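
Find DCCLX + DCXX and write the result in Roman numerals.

DCCLX = 760
DCXX = 620
760 + 620 = 1380

MCCCLXXX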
::::
- [Exercise instructions]
With nothing added or dropped, reproduce all the data exactly.

- [Answer to the exercise]
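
Find DCCLX + DCXX and write the result in Roman numerals.

DCCLX = 760
DCXX = 620
760 + 620 = 1380

MCCCLXXX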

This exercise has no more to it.